WHAT TO PRODUCE:
Produce an exact copy of the lines from the line that contains "(A) IE₁(Ne) > IE₁(Pb)" to the end of the listing below.

- Opening Delimiter -

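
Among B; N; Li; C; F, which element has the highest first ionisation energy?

F

Across a period the outer electron is held more tightly (higher IE₁); down a group it sits in a higher shell, more shielded, and comes off more easily.
All lie in period 2, so first ionization energy increases left to right.
The highest first ionisation energy among these belongs to F.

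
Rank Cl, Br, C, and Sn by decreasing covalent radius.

C is in period 2, group 14; Cl is in period 3, group 17; Br is in period 4, group 17; Sn is in period 5, group 14.
Across a period the added protons contract the valence shell; down a group each new principal shell makes the atom larger.
Here both period and group differ, so the two effects have to be weighed against each other.
Cl > C: period and group pull opposite ways; the down-group shift dominates (99 vs 75 pm).
Br > Cl: they share group 17; the group trend gives Br the larger value.
Sn > Br: both effects reinforce here, so Sn is clearly the larger of the two.
Tabulated atomic radius (pm): C 75, Cl 99, Br 114, Sn 140.
So from largest to smallest: Sn > Br > Cl > C.

Sn > Br > Cl > C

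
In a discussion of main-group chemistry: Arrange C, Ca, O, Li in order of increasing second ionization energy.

Ca < C < O < Li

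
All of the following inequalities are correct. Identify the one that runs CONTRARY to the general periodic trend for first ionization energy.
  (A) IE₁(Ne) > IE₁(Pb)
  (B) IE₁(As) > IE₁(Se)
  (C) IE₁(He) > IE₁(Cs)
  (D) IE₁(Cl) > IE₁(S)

The general trend: first ionization energy increases across a period and decreases down a group.
(A) Ne (period 2, group 18) vs Pb (period 6, group 14): the stated order agrees with the simple trend.
(B) As (period 4, group 15) vs Se (period 4, group 16): the stated order contradicts the simple trend.
(C) He (period 1, group 18) vs Cs (period 6, group 1): the stated order agrees with the simple trend.
(D) Cl (period 3, group 17) vs S (period 3, group 16): the stated order agrees with the simple trend.
The exception is (B): Se (4p⁴) ionizes more easily than half-filled As (4p³).

(B)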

- Closing Delimiter -

RESULT BELOW:
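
  (A) IE₁(Ne) > IE₁(Pb)
  (B) IE₁(As) > IE₁(Se)
  (C) IE₁(He) > IE₁(Cs)
  (D) IE₁(Cl) > IE₁(S)

The general trend: first ionization energy increases across a period and decreases down a group.
(A) Ne (period 2, group 18) vs Pb (period 6, group 14): the stated order agrees with the simple trend.
(B) As (period 4, group 15) vs Se (period 4, group 16): the stated order contradicts the simple trend.
(C) He (period 1, group 18) vs Cs (period 6, group 1): the stated order agrees with the simple trend.
(D) Cl (period 3, group 17) vs S (period 3, group 16): the stated order agrees with the simple trend.
The exception is (B): Se (4p⁴) ionizes more easily than half-filled As (4p³).

(B)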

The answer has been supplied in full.